ACTIVITY
Repeat the entries word for word. Leave nothing out.

Collected data entries:
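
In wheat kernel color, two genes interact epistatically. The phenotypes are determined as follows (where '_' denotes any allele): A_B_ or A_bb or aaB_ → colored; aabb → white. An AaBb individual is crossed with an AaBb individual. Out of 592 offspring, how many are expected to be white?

Cross: AaBb × AaBb — consider each gene separately:
A gene: Aa × Aa → 1 AA, 2 Aa, 1 aa → 3 A_ : 1 aa (out of 4)
B gene: Bb × Bb → 1 BB, 2 Bb, 1 bb → 3 B_ : 1 bb (out of 4)
Genotype classes (out of 4 × 4 = 16): A_B_ = 3×3 = 9; A_bb = 3×1 = 3; aaB_ = 1×3 = 3; aabb = 1×1 = 1
Apply the phenotype rules: A_B_ (9) + A_bb (3) + aaB_ (3) → colored; aabb (1) → white
Phenotype counts (out of 16): 15 colored, 1 white
white: 1 out of 16 → fraction 1/16
Expected count = 1/16 × 592 = 37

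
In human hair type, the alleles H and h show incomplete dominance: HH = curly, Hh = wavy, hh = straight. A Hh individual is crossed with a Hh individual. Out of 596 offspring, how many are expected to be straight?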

WRITTEN SOLUTION
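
In wheat kernel color, two genes interact epistatically. The phenotypes are determined as follows (where '_' denotes any allele): A_B_ or A_bb or aaB_ → colored; aabb → white. An AaBb individual is crossed with an AaBb individual. Out of 592 offspring, how many are expected to be white?

Cross: AaBb × AaBb — consider each gene separately:
A gene: Aa × Aa → 1 AA, 2 Aa, 1 aa → 3 A_ : 1 aa (out of 4)
B gene: Bb × Bb → 1 BB, 2 Bb, 1 bb → 3 B_ : 1 bb (out of 4)
Genotype classes (out of 4 × 4 = 16): A_B_ = 3×3 = 9; A_bb = 3×1 = 3; aaB_ = 1×3 = 3; aabb = 1×1 = 1
Apply the phenotype rules: A_B_ (9) + A_bb (3) + aaB_ (3) → colored; aabb (1) → white
Phenotype counts (out of 16): 15 colored, 1 white
white: 1 out of 16 → fraction 1/16
Expected count = 1/16 × 592 = 37

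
In human hair type, the alleles H and h show incomplete dominance: HH = curly, Hh = wavy, hh = straight. A Hh individual is crossed with a Hh individual. Out of 596 offspring, how many are expected to be straight?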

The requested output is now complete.